*** Given information Section Begins ***

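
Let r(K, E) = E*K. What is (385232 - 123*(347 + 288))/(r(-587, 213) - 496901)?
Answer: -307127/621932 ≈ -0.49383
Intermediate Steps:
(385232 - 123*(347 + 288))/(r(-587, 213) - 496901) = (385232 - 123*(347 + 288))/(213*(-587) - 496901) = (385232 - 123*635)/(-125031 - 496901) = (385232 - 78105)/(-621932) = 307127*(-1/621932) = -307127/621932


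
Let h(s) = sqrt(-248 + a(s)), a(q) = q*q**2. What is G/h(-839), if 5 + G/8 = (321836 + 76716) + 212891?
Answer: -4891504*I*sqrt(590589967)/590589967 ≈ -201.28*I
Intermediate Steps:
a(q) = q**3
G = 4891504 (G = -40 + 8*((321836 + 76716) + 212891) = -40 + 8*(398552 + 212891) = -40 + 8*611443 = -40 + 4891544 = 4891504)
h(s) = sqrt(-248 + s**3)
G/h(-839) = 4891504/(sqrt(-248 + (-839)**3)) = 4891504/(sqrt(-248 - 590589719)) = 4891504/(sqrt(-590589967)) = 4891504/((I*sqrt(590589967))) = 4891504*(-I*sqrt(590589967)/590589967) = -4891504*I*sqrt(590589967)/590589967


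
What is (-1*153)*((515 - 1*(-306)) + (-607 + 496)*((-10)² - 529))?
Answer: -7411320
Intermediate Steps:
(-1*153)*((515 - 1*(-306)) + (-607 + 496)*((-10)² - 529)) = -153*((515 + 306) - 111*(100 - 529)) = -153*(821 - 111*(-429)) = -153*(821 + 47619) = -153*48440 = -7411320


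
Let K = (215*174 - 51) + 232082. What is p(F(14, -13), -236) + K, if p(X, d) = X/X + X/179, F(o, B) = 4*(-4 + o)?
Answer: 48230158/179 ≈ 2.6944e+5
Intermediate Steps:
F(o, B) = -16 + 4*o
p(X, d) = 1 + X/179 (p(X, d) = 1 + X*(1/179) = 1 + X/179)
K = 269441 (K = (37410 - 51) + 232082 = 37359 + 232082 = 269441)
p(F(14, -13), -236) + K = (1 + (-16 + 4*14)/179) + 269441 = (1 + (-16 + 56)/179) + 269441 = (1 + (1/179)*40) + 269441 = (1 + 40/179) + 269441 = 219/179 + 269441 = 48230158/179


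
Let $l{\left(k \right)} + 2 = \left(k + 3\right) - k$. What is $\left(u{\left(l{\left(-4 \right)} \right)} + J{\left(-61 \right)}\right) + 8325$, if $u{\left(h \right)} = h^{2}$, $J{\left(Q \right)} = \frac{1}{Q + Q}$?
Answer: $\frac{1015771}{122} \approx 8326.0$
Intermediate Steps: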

*** Given information Section Ends ***
*** Given information Section Begins ***

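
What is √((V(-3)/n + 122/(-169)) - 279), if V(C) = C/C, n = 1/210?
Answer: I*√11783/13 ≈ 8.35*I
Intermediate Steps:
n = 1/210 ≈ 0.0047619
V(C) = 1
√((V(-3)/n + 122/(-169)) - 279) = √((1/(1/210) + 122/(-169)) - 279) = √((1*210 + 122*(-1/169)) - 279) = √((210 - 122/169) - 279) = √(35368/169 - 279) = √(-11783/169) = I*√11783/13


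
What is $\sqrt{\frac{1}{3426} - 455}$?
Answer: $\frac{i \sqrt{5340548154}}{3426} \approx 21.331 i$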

*** Given information Section Ends ***

Return every line in the records that includes the string "Answer".

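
Answer: -307127/621932 ≈ -0.49383
Answer: -4891504*I*sqrt(590589967)/590589967 ≈ -201.28*I
Answer: -7411320
Answer: 48230158/179 ≈ 2.6944e+5
Answer: $\frac{1015771}{122} \approx 8326.0$
Answer: I*√11783/13 ≈ 8.35*I
Answer: $\frac{i \sqrt{5340548154}}{3426} \approx 21.331 i$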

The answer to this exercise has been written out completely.